BEGIN INPUT DATA

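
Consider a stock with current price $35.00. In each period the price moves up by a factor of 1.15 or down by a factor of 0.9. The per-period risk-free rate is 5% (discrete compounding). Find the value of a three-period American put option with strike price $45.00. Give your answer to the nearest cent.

Risk-neutral probability p = (1 + 0.05 − 0.9)/(1.15 − 0.9) = 0.1500/0.2500 = 0.6000
Terminal stock prices: S_uuu = 53.23, S_uud = 41.66, S_udd = 32.6, S_ddd = 25.52
Terminal payoffs (K − S): max(-8.231, 0) = 0, max(3.341, 0) = 3.341, max(12.4, 0) = 12.4, max(19.48, 0) = 19.48
Node uu (S = 46.29): continuation = 1/1.05·[0.6000·0.0000 + 0.4000·3.3413] = 1.2729; exercise value = 0.0000 ≤ continuation, so V_uu = 1.2729
Node ud (S = 36.23): continuation = 1/1.05·[0.6000·3.3413 + 0.4000·12.3975] = 6.6321; exercise value = 8.7750 > continuation, so V_ud = 8.7750 (exercise)
Node dd (S = 28.35): continuation = 1/1.05·[0.6000·12.3975 + 0.4000·19.4850] = 14.5071; exercise value = 16.6500 > continuation, so V_dd = 16.6500 (exercise)
Node u (S = 40.25): continuation = 1/1.05·[0.6000·1.2729 + 0.4000·8.7750] = 4.0702; exercise value = 4.7500 > continuation, so V_u = 4.7500 (exercise)
Node d (S = 31.5): continuation = 1/1.05·[0.6000·8.7750 + 0.4000·16.6500] = 11.3571; exercise value = 13.5000 > continuation, so V_d = 13.5000 (exercise)
Node 0 (S = 35): continuation = 1/1.05·[0.6000·4.7500 + 0.4000·13.5000] = 7.8571; exercise value = 10.0000 > continuation, so V_0 = 10.0000 (exercise)

$10.00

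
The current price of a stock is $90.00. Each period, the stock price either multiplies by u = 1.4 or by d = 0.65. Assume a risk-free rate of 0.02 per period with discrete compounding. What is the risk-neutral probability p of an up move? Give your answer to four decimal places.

Risk-neutral probability p = (1 + 0.02 − 0.65)/(1.4 − 0.65) = 0.3700/0.7500 = 0.4933

p = 0.4933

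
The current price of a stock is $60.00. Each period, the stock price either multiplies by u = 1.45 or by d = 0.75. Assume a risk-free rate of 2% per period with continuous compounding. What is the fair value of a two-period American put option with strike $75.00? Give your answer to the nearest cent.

Risk-neutral probability p = (e^0.02 − 0.75)/(1.45 − 0.75) = 0.2702/0.7000 = 0.3860
Terminal stock prices: S_uu = 126.2, S_ud = 65.25, S_dd = 33.75
Terminal payoffs (K − S): max(-51.15, 0) = 0, max(9.75, 0) = 9.75, max(41.25, 0) = 41.25
Node u (S = 87): continuation = e^(−0.02)·[0.3860·0.0000 + 0.6140·9.7500] = 5.8679; exercise value = 0.0000 ≤ continuation, so V_u = 5.8679
Node d (S = 45): continuation = e^(−0.02)·[0.3860·9.7500 + 0.6140·41.2500] = 28.5149; exercise value = 30.0000 > continuation, so V_d = 30.0000 (exercise)
Node 0 (S = 60): continuation = e^(−0.02)·[0.3860·5.8679 + 0.6140·30.0000] = 20.2754; exercise value = 15.0000 ≤ continuation, so V_0 = 20.2754

$20.28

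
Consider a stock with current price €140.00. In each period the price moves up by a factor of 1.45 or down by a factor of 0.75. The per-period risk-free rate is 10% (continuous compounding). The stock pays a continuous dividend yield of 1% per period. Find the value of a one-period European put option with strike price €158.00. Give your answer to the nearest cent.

€24.38

Per-period risk-free factor R = e^0.1 = 1.1052; dividend-adjusted growth = e^(0.1−0.01) = 1.0942.
Risk-neutral probability p = (1.0942 − 0.75)/(1.45 − 0.75) = 0.3442/0.7000 = 0.4917
Terminal stock prices: S_u = 203, S_d = 105
Terminal payoffs (K − S): max(-45, 0) = 0, max(53, 0) = 53
Node 0 (S = 140): V_0 = e^(−0.1)·[0.4917·0.0000 + 0.5083·53.0000] = 24.3773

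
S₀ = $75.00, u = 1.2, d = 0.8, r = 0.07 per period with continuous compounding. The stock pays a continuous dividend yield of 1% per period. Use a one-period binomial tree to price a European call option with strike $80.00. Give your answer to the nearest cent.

$6.10

Per-period risk-free factor R = e^0.07 = 1.0725; dividend-adjusted growth = e^(0.07−0.01) = 1.0618.
Risk-neutral probability p = (1.0618 − 0.8)/(1.2 − 0.8) = 0.2618/0.4000 = 0.6546
Terminal stock prices: S_u = 90, S_d = 60
Terminal payoffs (S − K): max(10, 0) = 10, max(-20, 0) = 0
Node 0 (S = 75): V_0 = e^(−0.07)·[0.6546·10.0000 + 0.3454·0.0000] = 6.1034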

END INPUT DATA

◆ **TASK REQUIREMENTS**
Repeat the whole listing exactly, line for line.

◆ **ANSWER BOX**
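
Consider a stock with current price $35.00. In each period the price moves up by a factor of 1.15 or down by a factor of 0.9. The per-period risk-free rate is 5% (discrete compounding). Find the value of a three-period American put option with strike price $45.00. Give your answer to the nearest cent.

Risk-neutral probability p = (1 + 0.05 − 0.9)/(1.15 − 0.9) = 0.1500/0.2500 = 0.6000
Terminal stock prices: S_uuu = 53.23, S_uud = 41.66, S_udd = 32.6, S_ddd = 25.52
Terminal payoffs (K − S): max(-8.231, 0) = 0, max(3.341, 0) = 3.341, max(12.4, 0) = 12.4, max(19.48, 0) = 19.48
Node uu (S = 46.29): continuation = 1/1.05·[0.6000·0.0000 + 0.4000·3.3413] = 1.2729; exercise value = 0.0000 ≤ continuation, so V_uu = 1.2729
Node ud (S = 36.23): continuation = 1/1.05·[0.6000·3.3413 + 0.4000·12.3975] = 6.6321; exercise value = 8.7750 > continuation, so V_ud = 8.7750 (exercise)
Node dd (S = 28.35): continuation = 1/1.05·[0.6000·12.3975 + 0.4000·19.4850] = 14.5071; exercise value = 16.6500 > continuation, so V_dd = 16.6500 (exercise)
Node u (S = 40.25): continuation = 1/1.05·[0.6000·1.2729 + 0.4000·8.7750] = 4.0702; exercise value = 4.7500 > continuation, so V_u = 4.7500 (exercise)
Node d (S = 31.5): continuation = 1/1.05·[0.6000·8.7750 + 0.4000·16.6500] = 11.3571; exercise value = 13.5000 > continuation, so V_d = 13.5000 (exercise)
Node 0 (S = 35): continuation = 1/1.05·[0.6000·4.7500 + 0.4000·13.5000] = 7.8571; exercise value = 10.0000 > continuation, so V_0 = 10.0000 (exercise)

$10.00

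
The current price of a stock is $90.00. Each period, the stock price either multiplies by u = 1.4 or by d = 0.65. Assume a risk-free rate of 0.02 per period with discrete compounding. What is the risk-neutral probability p of an up move? Give your answer to four decimal places.

Risk-neutral probability p = (1 + 0.02 − 0.65)/(1.4 − 0.65) = 0.3700/0.7500 = 0.4933

p = 0.4933

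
The current price of a stock is $60.00. Each period, the stock price either multiplies by u = 1.45 or by d = 0.75. Assume a risk-free rate of 2% per period with continuous compounding. What is the fair value of a two-period American put option with strike $75.00? Give your answer to the nearest cent.

Risk-neutral probability p = (e^0.02 − 0.75)/(1.45 − 0.75) = 0.2702/0.7000 = 0.3860
Terminal stock prices: S_uu = 126.2, S_ud = 65.25, S_dd = 33.75
Terminal payoffs (K − S): max(-51.15, 0) = 0, max(9.75, 0) = 9.75, max(41.25, 0) = 41.25
Node u (S = 87): continuation = e^(−0.02)·[0.3860·0.0000 + 0.6140·9.7500] = 5.8679; exercise value = 0.0000 ≤ continuation, so V_u = 5.8679
Node d (S = 45): continuation = e^(−0.02)·[0.3860·9.7500 + 0.6140·41.2500] = 28.5149; exercise value = 30.0000 > continuation, so V_d = 30.0000 (exercise)
Node 0 (S = 60): continuation = e^(−0.02)·[0.3860·5.8679 + 0.6140·30.0000] = 20.2754; exercise value = 15.0000 ≤ continuation, so V_0 = 20.2754

$20.28

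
Consider a stock with current price €140.00. In each period the price moves up by a factor of 1.45 or down by a factor of 0.75. The per-period risk-free rate is 10% (continuous compounding). The stock pays a continuous dividend yield of 1% per period. Find the value of a one-period European put option with strike price €158.00. Give your answer to the nearest cent.

€24.38

Per-period risk-free factor R = e^0.1 = 1.1052; dividend-adjusted growth = e^(0.1−0.01) = 1.0942.
Risk-neutral probability p = (1.0942 − 0.75)/(1.45 − 0.75) = 0.3442/0.7000 = 0.4917
Terminal stock prices: S_u = 203, S_d = 105
Terminal payoffs (K − S): max(-45, 0) = 0, max(53, 0) = 53
Node 0 (S = 140): V_0 = e^(−0.1)·[0.4917·0.0000 + 0.5083·53.0000] = 24.3773

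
S₀ = $75.00, u = 1.2, d = 0.8, r = 0.07 per period with continuous compounding. The stock pays a continuous dividend yield of 1% per period. Use a one-period binomial tree to price a European call option with strike $80.00. Give your answer to the nearest cent.

$6.10

Per-period risk-free factor R = e^0.07 = 1.0725; dividend-adjusted growth = e^(0.07−0.01) = 1.0618.
Risk-neutral probability p = (1.0618 − 0.8)/(1.2 − 0.8) = 0.2618/0.4000 = 0.6546
Terminal stock prices: S_u = 90, S_d = 60
Terminal payoffs (S − K): max(10, 0) = 10, max(-20, 0) = 0
Node 0 (S = 75): V_0 = e^(−0.07)·[0.6546·10.0000 + 0.3454·0.0000] = 6.1034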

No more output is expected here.